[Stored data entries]
########

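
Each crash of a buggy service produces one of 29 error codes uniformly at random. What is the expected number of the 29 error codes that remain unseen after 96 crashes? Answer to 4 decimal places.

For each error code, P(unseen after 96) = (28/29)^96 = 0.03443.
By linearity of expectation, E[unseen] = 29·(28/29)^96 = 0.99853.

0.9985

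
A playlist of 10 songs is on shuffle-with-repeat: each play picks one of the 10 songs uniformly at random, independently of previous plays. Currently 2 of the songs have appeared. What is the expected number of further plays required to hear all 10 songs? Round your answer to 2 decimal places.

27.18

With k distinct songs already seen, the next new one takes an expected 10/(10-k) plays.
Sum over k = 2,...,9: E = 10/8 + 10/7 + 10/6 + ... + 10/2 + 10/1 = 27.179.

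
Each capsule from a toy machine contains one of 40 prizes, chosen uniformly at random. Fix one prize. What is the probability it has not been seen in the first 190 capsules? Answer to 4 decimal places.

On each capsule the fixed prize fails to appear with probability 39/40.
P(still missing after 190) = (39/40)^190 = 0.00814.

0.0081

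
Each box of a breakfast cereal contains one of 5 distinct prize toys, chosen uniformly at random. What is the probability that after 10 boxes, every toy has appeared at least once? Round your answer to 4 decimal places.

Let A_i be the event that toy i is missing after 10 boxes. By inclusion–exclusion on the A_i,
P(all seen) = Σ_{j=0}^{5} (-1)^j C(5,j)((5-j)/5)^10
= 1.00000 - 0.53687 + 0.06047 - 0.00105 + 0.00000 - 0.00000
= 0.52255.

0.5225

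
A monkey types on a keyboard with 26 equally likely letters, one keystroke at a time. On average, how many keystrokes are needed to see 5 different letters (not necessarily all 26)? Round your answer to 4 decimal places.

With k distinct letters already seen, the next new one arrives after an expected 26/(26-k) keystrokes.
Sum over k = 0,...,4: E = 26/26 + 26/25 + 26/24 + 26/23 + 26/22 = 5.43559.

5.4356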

########

Goal of the exercise » Transcribe each entry exactly as it appears.

Task result »
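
Each crash of a buggy service produces one of 29 error codes uniformly at random. What is the expected number of the 29 error codes that remain unseen after 96 crashes? Answer to 4 decimal places.

For each error code, P(unseen after 96) = (28/29)^96 = 0.03443.
By linearity of expectation, E[unseen] = 29·(28/29)^96 = 0.99853.

0.9985

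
A playlist of 10 songs is on shuffle-with-repeat: each play picks one of the 10 songs uniformly at random, independently of previous plays. Currently 2 of the songs have appeared. What is the expected number of further plays required to hear all 10 songs? Round your answer to 2 decimal places.

27.18

With k distinct songs already seen, the next new one takes an expected 10/(10-k) plays.
Sum over k = 2,...,9: E = 10/8 + 10/7 + 10/6 + ... + 10/2 + 10/1 = 27.179.

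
Each capsule from a toy machine contains one of 40 prizes, chosen uniformly at random. Fix one prize. What is the probability it has not been seen in the first 190 capsules? Answer to 4 decimal places.

On each capsule the fixed prize fails to appear with probability 39/40.
P(still missing after 190) = (39/40)^190 = 0.00814.

0.0081

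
Each box of a breakfast cereal contains one of 5 distinct prize toys, chosen uniformly at random. What is the probability that after 10 boxes, every toy has appeared at least once? Round your answer to 4 decimal places.

Let A_i be the event that toy i is missing after 10 boxes. By inclusion–exclusion on the A_i,
P(all seen) = Σ_{j=0}^{5} (-1)^j C(5,j)((5-j)/5)^10
= 1.00000 - 0.53687 + 0.06047 - 0.00105 + 0.00000 - 0.00000
= 0.52255.

0.5225

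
A monkey types on a keyboard with 26 equally likely letters, one keystroke at a time. On average, how many keystrokes are needed to see 5 different letters (not necessarily all 26)? Round your answer to 4 decimal places.

With k distinct letters already seen, the next new one arrives after an expected 26/(26-k) keystrokes.
Sum over k = 0,...,4: E = 26/26 + 26/25 + 26/24 + 26/23 + 26/22 = 5.43559.

5.4356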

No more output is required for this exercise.